* _Task_
For the word "diagram", find each line in the entries where it occurs and copy that line.

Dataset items
######

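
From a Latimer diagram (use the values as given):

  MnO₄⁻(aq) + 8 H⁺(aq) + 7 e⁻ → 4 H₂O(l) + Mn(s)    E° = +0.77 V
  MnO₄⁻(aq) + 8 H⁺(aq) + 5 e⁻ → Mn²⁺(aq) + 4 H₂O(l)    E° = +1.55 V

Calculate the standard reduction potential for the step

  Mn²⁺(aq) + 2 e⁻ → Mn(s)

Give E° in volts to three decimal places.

Sequential free energies add, so n₃E°₃ = n₁E°₁ + n₂E°₂.
With n₃ = 7, and the known step contributing 5×(+1.55) V, the unknown satisfies 2·E° = 7×(+0.77) − 5×(+1.55) = -2.360.
E° = -2.360 / 2 = -1.180 V.

-1.180 V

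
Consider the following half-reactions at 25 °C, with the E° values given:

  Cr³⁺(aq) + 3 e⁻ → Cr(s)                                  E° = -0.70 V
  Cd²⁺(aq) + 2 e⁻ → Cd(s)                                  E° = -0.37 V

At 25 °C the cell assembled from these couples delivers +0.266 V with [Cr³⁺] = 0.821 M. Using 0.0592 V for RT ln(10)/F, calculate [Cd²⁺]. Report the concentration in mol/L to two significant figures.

Cd²⁺/Cd is the cathode, Cr³⁺/Cr the anode: E°cell = +0.33 V, n = 6.
Overall reaction: 3 Cd²⁺(aq) + 2 Cr(s) → 3 Cd(s) + 2 Cr³⁺(aq); Q = [Cr³⁺]^2/[Cd²⁺]^3.
From E = E° − (0.0592/n) log Q: log Q = (E° − E)·n/0.0592 = (+0.33 − (+0.266))·6/0.0592 = 6.4865.
So 3·log[Cd²⁺] = 2·log(0.821) − log Q = -0.1713 − (6.4865) = -6.6578; log[Cd²⁺] = -6.6578 / 3 = -2.2193; [Cd²⁺] = 10^(-2.2193) ≈ 0.0060 M.

0.0060 M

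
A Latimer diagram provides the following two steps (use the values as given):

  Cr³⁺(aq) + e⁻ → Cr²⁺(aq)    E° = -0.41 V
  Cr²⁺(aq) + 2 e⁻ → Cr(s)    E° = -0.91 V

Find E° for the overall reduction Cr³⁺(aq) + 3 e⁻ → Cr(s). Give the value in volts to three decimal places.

-0.743 V

Standard free energies of sequential steps add: ΔG°₃ = ΔG°₁ + ΔG°₂, so n₃E°₃ = n₁E°₁ + n₂E°₂.
E°₃ = (1×-0.41 + 2×-0.91) / 3 = (-2.230) / 3 = -0.743 V.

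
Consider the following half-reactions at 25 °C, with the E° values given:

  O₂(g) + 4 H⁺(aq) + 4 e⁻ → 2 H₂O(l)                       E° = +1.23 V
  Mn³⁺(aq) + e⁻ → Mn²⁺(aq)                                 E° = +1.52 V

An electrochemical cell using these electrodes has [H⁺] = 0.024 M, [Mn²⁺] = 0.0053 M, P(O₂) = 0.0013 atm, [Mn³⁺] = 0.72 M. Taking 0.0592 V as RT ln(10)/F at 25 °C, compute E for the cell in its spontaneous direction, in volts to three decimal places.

Mn³⁺/Mn²⁺ is the cathode (higher E°), O₂/H₂O the anode: E°cell = +1.52 − (+1.23) = +0.29 V, n = 4.
Overall: 4 Mn³⁺(aq) + 2 H₂O(l) → 4 Mn²⁺(aq) + O₂(g) + 4 H⁺(aq)
Q = [Mn²⁺]^4·P(O₂)·[H⁺]^4 / ([Mn³⁺]^4); log Q = -17.897.
E = E° − (0.0592/n) log Q = +0.29 − (0.0592/4)(-17.897) = +0.555 V.

+0.555 V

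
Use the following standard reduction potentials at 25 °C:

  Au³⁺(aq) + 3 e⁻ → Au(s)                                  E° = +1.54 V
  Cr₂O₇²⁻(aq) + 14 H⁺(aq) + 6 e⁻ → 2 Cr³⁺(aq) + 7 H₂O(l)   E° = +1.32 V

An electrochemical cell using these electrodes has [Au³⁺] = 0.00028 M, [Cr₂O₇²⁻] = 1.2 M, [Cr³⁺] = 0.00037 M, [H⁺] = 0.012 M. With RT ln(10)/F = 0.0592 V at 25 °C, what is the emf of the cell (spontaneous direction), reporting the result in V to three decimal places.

+0.347 V

Au³⁺/Au is the cathode (higher E°), Cr₂O₇²⁻/Cr³⁺ the anode: E°cell = +1.54 − (+1.32) = +0.22 V, n = 6.
Overall: 2 Au³⁺(aq) + 2 Cr³⁺(aq) + 7 H₂O(l) → 2 Au(s) + Cr₂O₇²⁻(aq) + 14 H⁺(aq)
Q = [Cr₂O₇²⁻]·[H⁺]^14 / ([Au³⁺]^2·[Cr³⁺]^2); log Q = -12.843.
E = E° − (0.0592/n) log Q = +0.22 − (0.0592/6)(-12.843) = +0.347 V.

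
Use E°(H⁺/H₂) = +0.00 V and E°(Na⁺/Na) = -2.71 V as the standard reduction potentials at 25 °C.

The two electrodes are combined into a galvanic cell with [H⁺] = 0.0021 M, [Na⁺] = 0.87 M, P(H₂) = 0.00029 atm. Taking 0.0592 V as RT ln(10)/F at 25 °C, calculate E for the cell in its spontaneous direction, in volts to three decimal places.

+2.660 V

H⁺/H₂ is the cathode (higher E°), Na⁺/Na the anode: E°cell = +0.00 − (-2.71) = +2.71 V, n = 2.
Overall: 2 H⁺(aq) + 2 Na(s) → H₂(g) + 2 Na⁺(aq)
Q = P(H₂)·[Na⁺]^2 / ([H⁺]^2); log Q = 1.697.
E = E° − (0.0592/n) log Q = +2.71 − (0.0592/2)(1.697) = +2.660 V.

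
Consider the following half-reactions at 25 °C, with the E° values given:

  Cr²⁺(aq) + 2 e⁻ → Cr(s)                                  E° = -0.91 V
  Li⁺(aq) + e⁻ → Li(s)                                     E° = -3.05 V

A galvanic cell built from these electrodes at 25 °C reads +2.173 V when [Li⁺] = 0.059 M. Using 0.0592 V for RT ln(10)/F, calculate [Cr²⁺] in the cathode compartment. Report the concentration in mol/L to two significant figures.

Cr²⁺/Cr is the cathode, Li⁺/Li the anode: E°cell = +2.14 V, n = 2.
Overall reaction: Cr²⁺(aq) + 2 Li(s) → Cr(s) + 2 Li⁺(aq); Q = [Li⁺]^2/[Cr²⁺]^1.
From E = E° − (0.0592/n) log Q: log Q = (E° − E)·n/0.0592 = (+2.14 − (+2.173))·2/0.0592 = -1.1149.
So 1·log[Cr²⁺] = 2·log(0.059) − log Q = -2.4583 − (-1.1149) = -1.3434; [Cr²⁺] = 10^(-1.3434) ≈ 0.045 M.

0.045 M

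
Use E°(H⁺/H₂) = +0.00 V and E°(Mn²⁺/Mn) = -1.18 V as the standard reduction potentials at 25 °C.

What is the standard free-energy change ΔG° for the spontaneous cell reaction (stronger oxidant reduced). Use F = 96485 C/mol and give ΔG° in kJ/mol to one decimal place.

-227.7 kJ/mol

H⁺/H₂ (E° = +0.00 V) is the cathode; Mn²⁺/Mn (E° = -1.18 V) is the anode, so E°cell = +1.18 V.
Balancing electrons gives n = 2 (lcm of 2 and 2).
ΔG° = −nFE° = −(2)(96485)(+1.18) = -227,705 J = -227.7 kJ/mol.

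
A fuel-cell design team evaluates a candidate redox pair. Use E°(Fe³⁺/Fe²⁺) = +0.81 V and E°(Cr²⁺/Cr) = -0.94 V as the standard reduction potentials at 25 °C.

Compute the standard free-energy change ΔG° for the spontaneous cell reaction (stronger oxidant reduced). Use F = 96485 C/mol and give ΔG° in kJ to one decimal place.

-337.7 kJ

Fe³⁺/Fe²⁺ (E° = +0.81 V) is the cathode; Cr²⁺/Cr (E° = -0.94 V) is the anode, so E°cell = +1.75 V.
Balancing electrons gives n = 2 (lcm of 1 and 2).
ΔG° = −nFE° = −(2)(96485)(+1.75) = -337,698 J = -337.7 kJ.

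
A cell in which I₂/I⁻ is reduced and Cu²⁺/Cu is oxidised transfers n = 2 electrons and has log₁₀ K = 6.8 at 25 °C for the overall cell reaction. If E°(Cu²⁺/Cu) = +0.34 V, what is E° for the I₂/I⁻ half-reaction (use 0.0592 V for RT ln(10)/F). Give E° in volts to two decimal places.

E°cell = (0.0592/n)·log K = (0.0592/2)(6.8) = +0.201 V.
Since I₂/I⁻ is the cathode and Cu²⁺/Cu the anode, E°cell = E°(I₂/I⁻) − E°(Cu²⁺/Cu).
So E°(I₂/I⁻) = E°cell + E°(Cu²⁺/Cu) = +0.201 + (+0.34) = +0.54 V.

+0.54 V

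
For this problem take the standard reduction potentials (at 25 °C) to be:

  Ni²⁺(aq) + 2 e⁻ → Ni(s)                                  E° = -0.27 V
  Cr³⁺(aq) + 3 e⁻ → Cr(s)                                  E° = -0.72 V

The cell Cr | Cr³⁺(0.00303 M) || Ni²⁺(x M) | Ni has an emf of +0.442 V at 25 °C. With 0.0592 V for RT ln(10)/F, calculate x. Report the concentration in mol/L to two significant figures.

Ni²⁺/Ni is the cathode, Cr³⁺/Cr the anode: E°cell = +0.45 V, n = 6.
Overall reaction: 3 Ni²⁺(aq) + 2 Cr(s) → 3 Ni(s) + 2 Cr³⁺(aq); Q = [Cr³⁺]^2/[Ni²⁺]^3.
From E = E° − (0.0592/n) log Q: log Q = (E° − E)·n/0.0592 = (+0.45 − (+0.442))·6/0.0592 = 0.8108.
So 3·log[Ni²⁺] = 2·log(0.00303) − log Q = -5.0371 − (0.8108) = -5.8479; log[Ni²⁺] = -5.8479 / 3 = -1.9493; [Ni²⁺] = 10^(-1.9493) ≈ 0.011 M.

0.011 M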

######

* _Solution for this problem_
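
From a Latimer diagram (use the values as given):
A Latimer diagram provides the following two steps (use the values as given):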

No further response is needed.